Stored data
============================================================

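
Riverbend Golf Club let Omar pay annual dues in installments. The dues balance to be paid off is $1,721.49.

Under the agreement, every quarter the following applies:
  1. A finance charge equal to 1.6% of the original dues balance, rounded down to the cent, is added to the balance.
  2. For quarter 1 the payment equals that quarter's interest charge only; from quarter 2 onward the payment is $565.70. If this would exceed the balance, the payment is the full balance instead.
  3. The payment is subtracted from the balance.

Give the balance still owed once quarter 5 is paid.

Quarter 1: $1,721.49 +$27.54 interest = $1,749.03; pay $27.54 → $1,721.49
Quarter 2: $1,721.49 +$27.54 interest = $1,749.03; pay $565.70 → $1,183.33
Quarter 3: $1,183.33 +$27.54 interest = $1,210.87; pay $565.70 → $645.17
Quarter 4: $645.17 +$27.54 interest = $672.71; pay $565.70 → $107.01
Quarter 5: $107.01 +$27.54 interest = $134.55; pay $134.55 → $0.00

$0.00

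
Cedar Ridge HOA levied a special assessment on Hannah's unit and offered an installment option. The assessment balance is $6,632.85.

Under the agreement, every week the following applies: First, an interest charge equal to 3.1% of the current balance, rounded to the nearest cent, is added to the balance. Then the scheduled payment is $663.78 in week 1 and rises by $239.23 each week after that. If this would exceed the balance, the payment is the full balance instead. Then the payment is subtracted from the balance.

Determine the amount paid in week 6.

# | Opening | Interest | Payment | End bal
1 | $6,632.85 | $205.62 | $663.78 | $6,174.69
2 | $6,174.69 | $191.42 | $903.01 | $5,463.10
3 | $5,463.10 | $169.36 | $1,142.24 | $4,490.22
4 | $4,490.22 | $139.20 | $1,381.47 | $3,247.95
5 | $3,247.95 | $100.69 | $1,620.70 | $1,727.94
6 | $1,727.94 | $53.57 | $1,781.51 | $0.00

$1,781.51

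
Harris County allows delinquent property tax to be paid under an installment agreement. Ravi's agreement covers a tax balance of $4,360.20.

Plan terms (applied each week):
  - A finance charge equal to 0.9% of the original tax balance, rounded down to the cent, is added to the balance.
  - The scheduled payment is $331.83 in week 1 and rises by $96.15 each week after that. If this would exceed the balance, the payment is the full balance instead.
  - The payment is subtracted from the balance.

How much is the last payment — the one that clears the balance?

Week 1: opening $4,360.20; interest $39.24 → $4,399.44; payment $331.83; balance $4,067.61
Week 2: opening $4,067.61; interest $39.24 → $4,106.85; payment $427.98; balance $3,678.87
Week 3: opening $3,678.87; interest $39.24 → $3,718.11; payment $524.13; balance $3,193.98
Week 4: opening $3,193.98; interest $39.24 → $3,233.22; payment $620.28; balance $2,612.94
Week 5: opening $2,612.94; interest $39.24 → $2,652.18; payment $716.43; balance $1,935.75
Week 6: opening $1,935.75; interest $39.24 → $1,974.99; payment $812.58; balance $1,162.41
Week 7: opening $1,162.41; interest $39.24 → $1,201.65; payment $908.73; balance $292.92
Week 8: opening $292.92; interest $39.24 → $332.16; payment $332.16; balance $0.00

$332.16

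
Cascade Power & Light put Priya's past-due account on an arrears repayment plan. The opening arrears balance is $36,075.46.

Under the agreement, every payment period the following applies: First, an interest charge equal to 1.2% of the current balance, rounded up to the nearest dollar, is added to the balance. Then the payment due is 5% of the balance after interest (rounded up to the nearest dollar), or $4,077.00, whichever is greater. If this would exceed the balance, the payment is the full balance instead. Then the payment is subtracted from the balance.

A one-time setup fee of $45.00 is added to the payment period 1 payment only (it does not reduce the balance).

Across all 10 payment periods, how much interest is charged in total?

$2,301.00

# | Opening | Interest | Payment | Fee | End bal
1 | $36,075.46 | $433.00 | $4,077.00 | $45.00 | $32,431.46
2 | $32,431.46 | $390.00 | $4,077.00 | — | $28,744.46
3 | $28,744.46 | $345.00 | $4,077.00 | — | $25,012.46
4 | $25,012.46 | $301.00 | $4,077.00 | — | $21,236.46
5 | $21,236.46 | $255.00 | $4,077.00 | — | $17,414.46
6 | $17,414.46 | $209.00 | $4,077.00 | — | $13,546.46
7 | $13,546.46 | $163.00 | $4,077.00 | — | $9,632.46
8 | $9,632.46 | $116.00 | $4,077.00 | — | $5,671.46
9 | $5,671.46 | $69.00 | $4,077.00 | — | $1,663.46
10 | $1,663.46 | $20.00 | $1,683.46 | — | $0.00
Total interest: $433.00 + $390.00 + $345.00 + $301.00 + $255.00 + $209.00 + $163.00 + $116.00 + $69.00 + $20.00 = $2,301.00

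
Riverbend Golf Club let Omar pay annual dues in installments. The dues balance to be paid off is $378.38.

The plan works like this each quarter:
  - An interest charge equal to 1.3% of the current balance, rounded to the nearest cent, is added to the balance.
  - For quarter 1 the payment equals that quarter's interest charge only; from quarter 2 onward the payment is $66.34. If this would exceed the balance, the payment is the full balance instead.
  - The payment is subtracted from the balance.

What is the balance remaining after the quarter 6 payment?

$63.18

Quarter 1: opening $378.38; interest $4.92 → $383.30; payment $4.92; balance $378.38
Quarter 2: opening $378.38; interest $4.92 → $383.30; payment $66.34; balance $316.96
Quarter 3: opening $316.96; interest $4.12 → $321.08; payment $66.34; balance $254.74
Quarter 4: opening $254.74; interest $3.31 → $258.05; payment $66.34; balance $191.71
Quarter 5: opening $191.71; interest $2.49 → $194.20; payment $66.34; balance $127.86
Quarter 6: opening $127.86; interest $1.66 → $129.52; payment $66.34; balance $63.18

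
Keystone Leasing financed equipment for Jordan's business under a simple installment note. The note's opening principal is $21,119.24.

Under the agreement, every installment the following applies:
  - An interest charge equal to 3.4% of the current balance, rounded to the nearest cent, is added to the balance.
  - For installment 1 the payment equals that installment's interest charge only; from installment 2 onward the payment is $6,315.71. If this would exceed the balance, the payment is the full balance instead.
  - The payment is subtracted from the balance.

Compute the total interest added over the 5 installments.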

============================================================

**YOUR TASK**:
Copy every line in the records above that contains the word "rises".

**TASK OUTPUT**:
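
Under the agreement, every week the following applies: First, an interest charge equal to 3.1% of the current balance, rounded to the nearest cent, is added to the balance. Then the scheduled payment is $663.78 in week 1 and rises by $239.23 each week after that. If this would exceed the balance, the payment is the full balance instead. Then the payment is subtracted from the balance.
  - The scheduled payment is $331.83 in week 1 and rises by $96.15 each week after that. If this would exceed the balance, the payment is the full balance instead.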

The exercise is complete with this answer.